-------- Data section --------
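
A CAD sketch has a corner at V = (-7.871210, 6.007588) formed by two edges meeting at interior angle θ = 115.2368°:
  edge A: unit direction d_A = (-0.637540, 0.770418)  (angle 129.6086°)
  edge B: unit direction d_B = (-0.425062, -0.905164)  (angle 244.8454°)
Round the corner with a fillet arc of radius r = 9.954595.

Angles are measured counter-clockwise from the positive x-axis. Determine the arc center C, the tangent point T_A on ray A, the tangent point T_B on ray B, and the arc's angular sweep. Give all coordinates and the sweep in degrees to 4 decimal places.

bisector direction at 187.2270° = (-0.992056,-0.125801)
center distance |VC| = r/sin(θ/2) = 9.954595/sin(57.6184°) = 11.787561
C = V + |VC|·bis = (-19.5651,4.5247)
T_A = V + ((C−V)·d_A)·d_A = V + 6.3129·d_A = (-11.8959,10.8712)
T_B = V + ((C−V)·d_B)·d_B = V + 6.3129·d_B = (-10.5546,0.2934)
sweep = 180° − θ = 64.7632°

center=(-19.5651,4.5247) T_A=(-11.8959,10.8712) T_B=(-10.5546,0.2934) sweep=64.7632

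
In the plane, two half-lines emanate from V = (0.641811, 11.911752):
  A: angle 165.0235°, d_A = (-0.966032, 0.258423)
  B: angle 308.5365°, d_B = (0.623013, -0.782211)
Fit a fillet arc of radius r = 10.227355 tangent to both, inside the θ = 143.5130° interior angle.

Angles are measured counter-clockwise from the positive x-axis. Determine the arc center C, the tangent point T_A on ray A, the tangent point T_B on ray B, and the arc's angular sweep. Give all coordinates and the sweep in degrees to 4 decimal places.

bisector direction at 236.7800° = (-0.547855,-0.836573)
center distance |VC| = r/sin(θ/2) = 10.227355/sin(71.7565°) = 10.768645
C = V + |VC|·bis = (-5.2578,2.9030)
T_A = V + ((C−V)·d_A)·d_A = V + 3.3712·d_A = (-2.6149,12.7829)
T_B = V + ((C−V)·d_B)·d_B = V + 3.3712·d_B = (2.7421,9.2748)
sweep = 180° − θ = 36.4870°

center=(-5.2578,2.9030) T_A=(-2.6149,12.7829) T_B=(2.7421,9.2748) sweep=36.4870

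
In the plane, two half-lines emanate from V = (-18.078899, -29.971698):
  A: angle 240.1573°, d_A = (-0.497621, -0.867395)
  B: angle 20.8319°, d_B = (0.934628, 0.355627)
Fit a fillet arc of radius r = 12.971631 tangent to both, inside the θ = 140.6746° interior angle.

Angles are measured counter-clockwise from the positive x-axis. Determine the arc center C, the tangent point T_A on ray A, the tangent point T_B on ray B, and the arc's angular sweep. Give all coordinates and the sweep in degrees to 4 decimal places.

bisector direction at 310.4946° = (0.649376,-0.760467)
center distance |VC| = r/sin(θ/2) = 12.971631/sin(70.3373°) = 13.774845
C = V + |VC|·bis = (-9.1338,-40.4470)
T_A = V + ((C−V)·d_A)·d_A = V + 4.6350·d_A = (-20.3854,-33.9921)
T_B = V + ((C−V)·d_B)·d_B = V + 4.6350·d_B = (-13.7469,-28.3234)
sweep = 180° − θ = 39.3254°

center=(-9.1338,-40.4470) T_A=(-20.3854,-33.9921) T_B=(-13.7469,-28.3234) sweep=39.3254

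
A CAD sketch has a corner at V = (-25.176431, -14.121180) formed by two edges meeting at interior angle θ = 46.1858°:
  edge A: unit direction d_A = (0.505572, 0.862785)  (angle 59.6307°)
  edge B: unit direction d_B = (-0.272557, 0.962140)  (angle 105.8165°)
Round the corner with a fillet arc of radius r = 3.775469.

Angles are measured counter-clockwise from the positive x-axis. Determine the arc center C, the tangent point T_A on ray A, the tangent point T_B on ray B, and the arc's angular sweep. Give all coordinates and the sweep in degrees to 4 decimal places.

center=(-23.9573,-4.5729) T_A=(-20.6998,-6.4816) T_B=(-27.5898,-5.6019) sweep=133.8142

bisector direction at 82.7236° = (0.126656,0.991947)
center distance |VC| = r/sin(θ/2) = 3.775469/sin(23.0929°) = 9.625819
C = V + |VC|·bis = (-23.9573,-4.5729)
T_A = V + ((C−V)·d_A)·d_A = V + 8.8545·d_A = (-20.6998,-6.4816)
T_B = V + ((C−V)·d_B)·d_B = V + 8.8545·d_B = (-27.5898,-5.6019)
sweep = 180° − θ = 133.8142°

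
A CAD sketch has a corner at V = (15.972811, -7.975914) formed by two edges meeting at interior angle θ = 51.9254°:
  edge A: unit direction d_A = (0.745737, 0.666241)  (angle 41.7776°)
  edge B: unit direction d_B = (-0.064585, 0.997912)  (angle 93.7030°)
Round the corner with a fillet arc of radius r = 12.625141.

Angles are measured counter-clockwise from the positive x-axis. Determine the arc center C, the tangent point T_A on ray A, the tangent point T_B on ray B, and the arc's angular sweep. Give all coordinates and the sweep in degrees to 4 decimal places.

bisector direction at 67.7403° = (0.378805,0.925476)
center distance |VC| = r/sin(θ/2) = 12.625141/sin(25.9627°) = 28.838617
C = V + |VC|·bis = (26.8970,18.7135)
T_A = V + ((C−V)·d_A)·d_A = V + 25.9282·d_A = (35.3084,9.2985)
T_B = V + ((C−V)·d_B)·d_B = V + 25.9282·d_B = (14.2982,17.8982)
sweep = 180° − θ = 128.0746°

center=(26.8970,18.7135) T_A=(35.3084,9.2985) T_B=(14.2982,17.8982) sweep=128.0746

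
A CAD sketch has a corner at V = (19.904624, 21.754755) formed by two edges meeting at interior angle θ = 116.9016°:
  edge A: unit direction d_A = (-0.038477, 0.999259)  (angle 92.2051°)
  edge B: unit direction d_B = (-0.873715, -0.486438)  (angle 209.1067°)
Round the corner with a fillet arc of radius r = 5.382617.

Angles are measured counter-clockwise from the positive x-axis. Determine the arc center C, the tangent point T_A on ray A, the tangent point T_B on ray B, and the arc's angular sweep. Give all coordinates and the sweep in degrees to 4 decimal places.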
--------
◆ What is expected
Give again, exactly as written, every line from the first one above through the line that has "edge B: unit direction d_B = (-0.425062, -0.905164)" in it.

◆ Reply
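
A CAD sketch has a corner at V = (-7.871210, 6.007588) formed by two edges meeting at interior angle θ = 115.2368°:
  edge A: unit direction d_A = (-0.637540, 0.770418)  (angle 129.6086°)
  edge B: unit direction d_B = (-0.425062, -0.905164)  (angle 244.8454°)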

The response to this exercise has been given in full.